• [Exercise brief]: From first line to last, write out the data precisely as shown.

• [Records shown]:
==========
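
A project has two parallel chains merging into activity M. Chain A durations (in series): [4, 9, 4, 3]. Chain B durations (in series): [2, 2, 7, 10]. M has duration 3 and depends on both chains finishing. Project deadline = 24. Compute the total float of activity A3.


Forward pass: ES(A3) = sum of predecessors on chain A = 13
EF = ES + duration = 13 + 4 = 17
Backward pass: LF(M) = deadline = 24; LS(M) = 24 - 3 = 21
LF(A3) = LS(M) - sum(successors on chain A) = 21 - 3 = 18
LS = LF - duration = 18 - 4 = 14
Total float = LS - ES = 14 - 13 = 1

1


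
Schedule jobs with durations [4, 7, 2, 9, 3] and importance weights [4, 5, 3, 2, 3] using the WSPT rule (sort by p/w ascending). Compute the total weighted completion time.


Compute p/w ratios and sort ascending (WSPT): [(2, 3), (4, 4), (3, 3), (7, 5), (9, 2)]
Compute weighted completion times:
  Job (p=2,w=3): C=2, w*C=3*2=6
  Job (p=4,w=4): C=6, w*C=4*6=24
  Job (p=3,w=3): C=9, w*C=3*9=27
  Job (p=7,w=5): C=16, w*C=5*16=80
  Job (p=9,w=2): C=25, w*C=2*25=50
Total weighted completion time = 187

187


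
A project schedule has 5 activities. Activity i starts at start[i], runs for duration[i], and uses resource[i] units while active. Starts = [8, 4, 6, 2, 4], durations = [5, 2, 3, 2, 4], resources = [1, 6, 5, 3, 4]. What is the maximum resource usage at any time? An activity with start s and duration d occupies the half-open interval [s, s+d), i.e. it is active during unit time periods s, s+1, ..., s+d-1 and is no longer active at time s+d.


Each activity i is active on [start_i, start_i + duration_i).
Compute total resource usage per time slot:
  t=0: active resources = [], total = 0
  t=1: active resources = [], total = 0
  t=2: active resources = [3], total = 3
  t=3: active resources = [3], total = 3
  t=4: active resources = [6, 4], total = 10
  t=5: active resources = [6, 4], total = 10
  t=6: active resources = [5, 4], total = 9
  t=7: active resources = [5, 4], total = 9
  t=8: active resources = [1, 5], total = 6
  t=9: active resources = [1], total = 1
  t=10: active resources = [1], total = 1
  t=11: active resources = [1], total = 1
  t=12: active resources = [1], total = 1
Peak resource demand = 10

10


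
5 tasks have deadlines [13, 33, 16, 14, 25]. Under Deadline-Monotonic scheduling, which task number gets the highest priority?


Sort tasks by relative deadline (ascending):
  Task 1: deadline = 13
  Task 4: deadline = 14
  Task 3: deadline = 16
  Task 5: deadline = 25
  Task 2: deadline = 33
Priority order (highest first): [1, 4, 3, 5, 2]
Highest priority task = 1

1


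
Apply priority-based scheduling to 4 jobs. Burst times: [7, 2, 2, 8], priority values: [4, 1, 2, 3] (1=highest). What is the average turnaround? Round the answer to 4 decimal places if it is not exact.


Sort by priority (ascending = highest first):
Order: [(1, 2), (2, 2), (3, 8), (4, 7)]
Completion times:
  Priority 1, burst=2, C=2
  Priority 2, burst=2, C=4
  Priority 3, burst=8, C=12
  Priority 4, burst=7, C=19
Average turnaround = 37/4 = 9.25

9.25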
==========
• [Task output]:
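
A project has two parallel chains merging into activity M. Chain A durations (in series): [4, 9, 4, 3]. Chain B durations (in series): [2, 2, 7, 10]. M has duration 3 and depends on both chains finishing. Project deadline = 24. Compute the total float of activity A3.


Forward pass: ES(A3) = sum of predecessors on chain A = 13
EF = ES + duration = 13 + 4 = 17
Backward pass: LF(M) = deadline = 24; LS(M) = 24 - 3 = 21
LF(A3) = LS(M) - sum(successors on chain A) = 21 - 3 = 18
LS = LF - duration = 18 - 4 = 14
Total float = LS - ES = 14 - 13 = 1

1


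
Schedule jobs with durations [4, 7, 2, 9, 3] and importance weights [4, 5, 3, 2, 3] using the WSPT rule (sort by p/w ascending). Compute the total weighted completion time.


Compute p/w ratios and sort ascending (WSPT): [(2, 3), (4, 4), (3, 3), (7, 5), (9, 2)]
Compute weighted completion times:
  Job (p=2,w=3): C=2, w*C=3*2=6
  Job (p=4,w=4): C=6, w*C=4*6=24
  Job (p=3,w=3): C=9, w*C=3*9=27
  Job (p=7,w=5): C=16, w*C=5*16=80
  Job (p=9,w=2): C=25, w*C=2*25=50
Total weighted completion time = 187

187


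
A project schedule has 5 activities. Activity i starts at start[i], runs for duration[i], and uses resource[i] units while active. Starts = [8, 4, 6, 2, 4], durations = [5, 2, 3, 2, 4], resources = [1, 6, 5, 3, 4]. What is the maximum resource usage at any time? An activity with start s and duration d occupies the half-open interval [s, s+d), i.e. it is active during unit time periods s, s+1, ..., s+d-1 and is no longer active at time s+d.


Each activity i is active on [start_i, start_i + duration_i).
Compute total resource usage per time slot:
  t=0: active resources = [], total = 0
  t=1: active resources = [], total = 0
  t=2: active resources = [3], total = 3
  t=3: active resources = [3], total = 3
  t=4: active resources = [6, 4], total = 10
  t=5: active resources = [6, 4], total = 10
  t=6: active resources = [5, 4], total = 9
  t=7: active resources = [5, 4], total = 9
  t=8: active resources = [1, 5], total = 6
  t=9: active resources = [1], total = 1
  t=10: active resources = [1], total = 1
  t=11: active resources = [1], total = 1
  t=12: active resources = [1], total = 1
Peak resource demand = 10

10


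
5 tasks have deadlines [13, 33, 16, 14, 25]. Under Deadline-Monotonic scheduling, which task number gets the highest priority?


Sort tasks by relative deadline (ascending):
  Task 1: deadline = 13
  Task 4: deadline = 14
  Task 3: deadline = 16
  Task 5: deadline = 25
  Task 2: deadline = 33
Priority order (highest first): [1, 4, 3, 5, 2]
Highest priority task = 1

1


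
Apply priority-based scheduling to 4 jobs. Burst times: [7, 2, 2, 8], priority values: [4, 1, 2, 3] (1=highest). What is the average turnaround? Round the answer to 4 decimal places if it is not exact.


Sort by priority (ascending = highest first):
Order: [(1, 2), (2, 2), (3, 8), (4, 7)]
Completion times:
  Priority 1, burst=2, C=2
  Priority 2, burst=2, C=4
  Priority 3, burst=8, C=12
  Priority 4, burst=7, C=19
Average turnaround = 37/4 = 9.25

9.25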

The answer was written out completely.